» Assignment
Reproduce exactly, and only, the lines below from the one containing "d/dx [1 - x] = -1" through the one containing "(n^3 - 6*n^2".

Dataset entries

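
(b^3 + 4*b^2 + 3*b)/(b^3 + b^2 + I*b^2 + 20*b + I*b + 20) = b*(b + 3)/(b^2 + I*b + 20)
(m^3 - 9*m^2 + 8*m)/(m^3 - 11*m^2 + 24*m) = (m - 1)/(m - 3)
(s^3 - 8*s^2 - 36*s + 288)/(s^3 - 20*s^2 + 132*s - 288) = (s + 6)/(s - 6)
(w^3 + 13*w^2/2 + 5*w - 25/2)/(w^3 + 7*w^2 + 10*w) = (2*w^2 + 3*w - 5)/(2*w*(w + 2))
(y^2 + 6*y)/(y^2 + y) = (y + 6)/(y + 1)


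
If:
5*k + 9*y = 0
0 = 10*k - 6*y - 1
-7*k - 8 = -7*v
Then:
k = 3/40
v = 341/280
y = -1/24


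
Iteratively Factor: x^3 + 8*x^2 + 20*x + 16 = (x + 2)*(x^2 + 6*x + 8) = (x + 2)^2*(x + 4)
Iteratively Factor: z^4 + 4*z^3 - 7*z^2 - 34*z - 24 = (z + 1)*(z^3 + 3*z^2 - 10*z - 24) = (z + 1)*(z + 2)*(z^2 + z - 12) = (z + 1)*(z + 2)*(z + 4)*(z - 3)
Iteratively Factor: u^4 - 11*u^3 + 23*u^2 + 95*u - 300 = (u - 5)*(u^3 - 6*u^2 - 7*u + 60) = (u - 5)*(u + 3)*(u^2 - 9*u + 20) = (u - 5)^2*(u + 3)*(u - 4)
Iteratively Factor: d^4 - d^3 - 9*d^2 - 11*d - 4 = (d + 1)*(d^3 - 2*d^2 - 7*d - 4) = (d - 4)*(d + 1)*(d^2 + 2*d + 1) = (d - 4)*(d + 1)^2*(d + 1)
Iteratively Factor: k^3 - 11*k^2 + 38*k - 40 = (k - 5)*(k^2 - 6*k + 8) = (k - 5)*(k - 4)*(k - 2)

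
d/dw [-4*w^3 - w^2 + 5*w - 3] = -12*w^2 - 2*w + 5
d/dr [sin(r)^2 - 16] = sin(2*r)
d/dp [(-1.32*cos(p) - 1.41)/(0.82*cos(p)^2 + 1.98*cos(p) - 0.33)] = (1.0824*sin(p)^2 - 2.3124*cos(p) - 4.3098)*sin(p)/(0.82*cos(p)^2 + 1.98*cos(p) - 0.33)^2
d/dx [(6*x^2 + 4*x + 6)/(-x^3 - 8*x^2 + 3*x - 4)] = 2*(3*x^4 + 4*x^3 + 34*x^2 + 24*x - 17)/(x^6 + 16*x^5 + 58*x^4 - 40*x^3 + 73*x^2 - 24*x + 16)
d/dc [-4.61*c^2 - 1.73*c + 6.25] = -9.22*c - 1.73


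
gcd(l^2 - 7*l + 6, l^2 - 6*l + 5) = l - 1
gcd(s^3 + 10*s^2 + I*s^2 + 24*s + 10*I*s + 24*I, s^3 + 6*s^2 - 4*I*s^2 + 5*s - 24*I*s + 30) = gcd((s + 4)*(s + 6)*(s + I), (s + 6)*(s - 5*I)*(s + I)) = s^2 + s*(6 + I) + 6*I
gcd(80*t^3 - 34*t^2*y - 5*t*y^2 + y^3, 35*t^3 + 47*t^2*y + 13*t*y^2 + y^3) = 5*t + y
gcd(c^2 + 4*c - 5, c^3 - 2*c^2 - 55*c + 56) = c - 1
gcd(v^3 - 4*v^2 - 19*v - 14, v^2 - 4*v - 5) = v + 1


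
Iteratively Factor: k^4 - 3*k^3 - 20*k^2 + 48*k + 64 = (k - 4)*(k^3 + k^2 - 16*k - 16) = (k - 4)*(k + 1)*(k^2 - 16) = (k - 4)^2*(k + 1)*(k + 4)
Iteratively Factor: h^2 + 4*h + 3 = (h + 3)*(h + 1)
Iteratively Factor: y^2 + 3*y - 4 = (y + 4)*(y - 1)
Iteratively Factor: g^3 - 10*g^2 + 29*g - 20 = (g - 5)*(g^2 - 5*g + 4) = (g - 5)*(g - 1)*(g - 4)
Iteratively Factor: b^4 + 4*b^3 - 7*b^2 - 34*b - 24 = (b - 3)*(b^3 + 7*b^2 + 14*b + 8) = (b - 3)*(b + 1)*(b^2 + 6*b + 8) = (b - 3)*(b + 1)*(b + 4)*(b + 2)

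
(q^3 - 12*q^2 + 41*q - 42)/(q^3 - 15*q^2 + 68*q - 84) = (q - 3)/(q - 6)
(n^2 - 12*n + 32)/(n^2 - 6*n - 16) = (n - 4)/(n + 2)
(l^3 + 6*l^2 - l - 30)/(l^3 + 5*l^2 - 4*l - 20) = (l + 3)/(l + 2)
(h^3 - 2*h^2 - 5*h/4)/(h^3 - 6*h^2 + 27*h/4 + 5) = h/(h - 4)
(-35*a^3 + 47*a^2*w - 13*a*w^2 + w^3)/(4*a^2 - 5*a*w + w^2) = (35*a^2 - 12*a*w + w^2)/(-4*a + w)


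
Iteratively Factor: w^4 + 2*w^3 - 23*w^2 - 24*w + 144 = (w - 3)*(w^3 + 5*w^2 - 8*w - 48) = (w - 3)^2*(w^2 + 8*w + 16) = (w - 3)^2*(w + 4)*(w + 4)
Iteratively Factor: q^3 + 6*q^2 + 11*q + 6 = (q + 2)*(q^2 + 4*q + 3) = (q + 2)*(q + 3)*(q + 1)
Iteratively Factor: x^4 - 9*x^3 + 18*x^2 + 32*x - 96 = (x - 4)*(x^3 - 5*x^2 - 2*x + 24) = (x - 4)*(x - 3)*(x^2 - 2*x - 8) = (x - 4)^2*(x - 3)*(x + 2)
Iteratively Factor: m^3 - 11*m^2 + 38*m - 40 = (m - 2)*(m^2 - 9*m + 20) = (m - 4)*(m - 2)*(m - 5)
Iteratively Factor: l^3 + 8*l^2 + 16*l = (l + 4)*(l^2 + 4*l) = l*(l + 4)*(l + 4)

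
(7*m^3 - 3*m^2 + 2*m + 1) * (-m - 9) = -7*m^4 - 60*m^3 + 25*m^2 - 19*m - 9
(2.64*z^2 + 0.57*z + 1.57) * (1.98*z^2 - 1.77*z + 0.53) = 5.2272*z^4 - 3.5442*z^3 + 3.4989*z^2 - 2.4768*z + 0.8321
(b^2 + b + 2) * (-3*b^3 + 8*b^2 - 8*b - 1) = -3*b^5 + 5*b^4 - 6*b^3 + 7*b^2 - 17*b - 2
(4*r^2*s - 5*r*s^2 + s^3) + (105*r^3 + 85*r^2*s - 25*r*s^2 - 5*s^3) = 105*r^3 + 89*r^2*s - 30*r*s^2 - 4*s^3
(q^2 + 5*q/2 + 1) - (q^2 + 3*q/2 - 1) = q + 2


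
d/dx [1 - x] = -1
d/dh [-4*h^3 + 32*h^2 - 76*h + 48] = -12*h^2 + 64*h - 76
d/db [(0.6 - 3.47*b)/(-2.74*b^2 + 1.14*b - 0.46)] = (-9.5078*b^2 + 3.288*b + 0.9122)/(7.5076*b^4 - 6.2472*b^3 + 3.8204*b^2 - 1.0488*b + 0.2116)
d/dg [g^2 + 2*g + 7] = 2*g + 2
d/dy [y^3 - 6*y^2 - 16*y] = 3*y^2 - 12*y - 16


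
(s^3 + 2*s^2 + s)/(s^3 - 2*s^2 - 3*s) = (s + 1)/(s - 3)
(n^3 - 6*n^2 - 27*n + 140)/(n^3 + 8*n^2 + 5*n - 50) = (n^2 - 11*n + 28)/(n^2 + 3*n - 10)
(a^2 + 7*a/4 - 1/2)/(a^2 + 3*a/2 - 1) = (4*a - 1)/(2*(2*a - 1))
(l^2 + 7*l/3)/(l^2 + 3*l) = (l + 7/3)/(l + 3)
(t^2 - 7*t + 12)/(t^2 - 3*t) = (t - 4)/t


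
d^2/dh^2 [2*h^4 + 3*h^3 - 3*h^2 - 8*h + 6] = 24*h^2 + 18*h - 6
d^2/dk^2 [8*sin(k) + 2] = -8*sin(k)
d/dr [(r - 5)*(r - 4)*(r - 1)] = 3*r^2 - 20*r + 29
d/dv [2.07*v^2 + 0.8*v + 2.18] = 4.14*v + 0.8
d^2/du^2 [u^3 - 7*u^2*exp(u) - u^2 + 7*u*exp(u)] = -7*u^2*exp(u) - 21*u*exp(u) + 6*u - 2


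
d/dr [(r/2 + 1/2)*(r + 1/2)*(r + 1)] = (r + 1)*(3*r + 2)/2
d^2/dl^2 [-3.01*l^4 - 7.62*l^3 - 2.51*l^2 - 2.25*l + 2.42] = -36.12*l^2 - 45.72*l - 5.02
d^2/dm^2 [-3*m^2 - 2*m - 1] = -6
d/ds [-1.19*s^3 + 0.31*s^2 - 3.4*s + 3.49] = -3.57*s^2 + 0.62*s - 3.4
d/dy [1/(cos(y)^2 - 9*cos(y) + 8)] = (2*cos(y) - 9)*sin(y)/(cos(y)^2 - 9*cos(y) + 8)^2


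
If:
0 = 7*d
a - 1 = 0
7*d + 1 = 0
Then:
No Solution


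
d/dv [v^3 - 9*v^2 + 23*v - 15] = 3*v^2 - 18*v + 23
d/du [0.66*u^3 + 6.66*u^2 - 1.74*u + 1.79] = 1.98*u^2 + 13.32*u - 1.74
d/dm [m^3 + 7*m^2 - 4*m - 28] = 3*m^2 + 14*m - 4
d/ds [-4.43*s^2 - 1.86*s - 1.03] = -8.86*s - 1.86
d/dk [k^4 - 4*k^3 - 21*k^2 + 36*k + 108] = 4*k^3 - 12*k^2 - 42*k + 36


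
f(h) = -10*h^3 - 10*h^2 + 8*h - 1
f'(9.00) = -2602.00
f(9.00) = -8029.00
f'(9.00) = -2602.00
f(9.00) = -8029.00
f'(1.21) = -60.12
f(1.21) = -23.68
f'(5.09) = -871.04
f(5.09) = -1538.08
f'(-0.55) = 9.92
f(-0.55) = -6.76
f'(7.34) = -1755.07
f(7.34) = -4435.51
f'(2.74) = -272.03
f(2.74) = -259.86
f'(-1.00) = -2.00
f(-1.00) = -9.00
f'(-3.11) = -219.96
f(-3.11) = 178.20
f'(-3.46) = -281.95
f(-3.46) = 265.82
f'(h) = -30*h^2 - 20*h + 8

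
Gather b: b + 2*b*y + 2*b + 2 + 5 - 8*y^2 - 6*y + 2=b*(2*y + 3) - 8*y^2 - 6*y + 9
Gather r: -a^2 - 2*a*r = -a^2 - 2*a*r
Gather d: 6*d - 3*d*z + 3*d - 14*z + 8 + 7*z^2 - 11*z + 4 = d*(9 - 3*z) + 7*z^2 - 25*z + 12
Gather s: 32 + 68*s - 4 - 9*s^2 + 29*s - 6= -9*s^2 + 97*s + 22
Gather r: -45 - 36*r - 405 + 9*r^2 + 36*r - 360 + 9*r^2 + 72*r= 18*r^2 + 72*r - 810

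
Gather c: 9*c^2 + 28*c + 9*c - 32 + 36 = 9*c^2 + 37*c + 4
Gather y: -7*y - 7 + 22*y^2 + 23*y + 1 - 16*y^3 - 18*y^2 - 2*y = -16*y^3 + 4*y^2 + 14*y - 6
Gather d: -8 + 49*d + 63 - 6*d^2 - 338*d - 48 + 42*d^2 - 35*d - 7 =36*d^2 - 324*d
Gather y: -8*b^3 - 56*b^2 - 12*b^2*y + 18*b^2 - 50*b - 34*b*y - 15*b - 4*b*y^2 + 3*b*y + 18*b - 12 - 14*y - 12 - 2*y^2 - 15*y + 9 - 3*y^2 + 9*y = -8*b^3 - 38*b^2 - 47*b + y^2*(-4*b - 5) + y*(-12*b^2 - 31*b - 20) - 15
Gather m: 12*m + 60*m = 72*m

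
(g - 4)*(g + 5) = g^2 + g - 20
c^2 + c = c*(c + 1)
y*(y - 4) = y^2 - 4*y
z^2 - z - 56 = (z - 8)*(z + 7)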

» Response
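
d/dx [1 - x] = -1
d/dh [-4*h^3 + 32*h^2 - 76*h + 48] = -12*h^2 + 64*h - 76
d/db [(0.6 - 3.47*b)/(-2.74*b^2 + 1.14*b - 0.46)] = (-9.5078*b^2 + 3.288*b + 0.9122)/(7.5076*b^4 - 6.2472*b^3 + 3.8204*b^2 - 1.0488*b + 0.2116)
d/dg [g^2 + 2*g + 7] = 2*g + 2
d/dy [y^3 - 6*y^2 - 16*y] = 3*y^2 - 12*y - 16


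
(s^3 + 2*s^2 + s)/(s^3 - 2*s^2 - 3*s) = (s + 1)/(s - 3)
(n^3 - 6*n^2 - 27*n + 140)/(n^3 + 8*n^2 + 5*n - 50) = (n^2 - 11*n + 28)/(n^2 + 3*n - 10)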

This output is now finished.